▶ **Work instructions**
The data must be copied over exactly and in full.

▶ **Stored data entries**
- Opening Delimiter -
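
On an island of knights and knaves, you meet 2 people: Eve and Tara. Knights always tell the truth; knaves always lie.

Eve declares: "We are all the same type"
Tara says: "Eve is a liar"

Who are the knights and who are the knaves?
Eve is a knave.
Tara is a knight.

Verification:
- Eve (knave) says "We are all the same type" - this is FALSE (a lie) because Tara is a knight and Eve is a knave.
- Tara (knight) says "Eve is a liar" - this is TRUE because Eve is a knave.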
- Closing Delimiter -
▶ **Task result**
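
On an island of knights and knaves, you meet 2 people: Eve and Tara. Knights always tell the truth; knaves always lie.

Eve declares: "We are all the same type"
Tara says: "Eve is a liar"

Who are the knights and who are the knaves?
Eve is a knave.
Tara is a knight.

Verification:
- Eve (knave) says "We are all the same type" - this is FALSE (a lie) because Tara is a knight and Eve is a knave.
- Tara (knight) says "Eve is a liar" - this is TRUE because Eve is a knave.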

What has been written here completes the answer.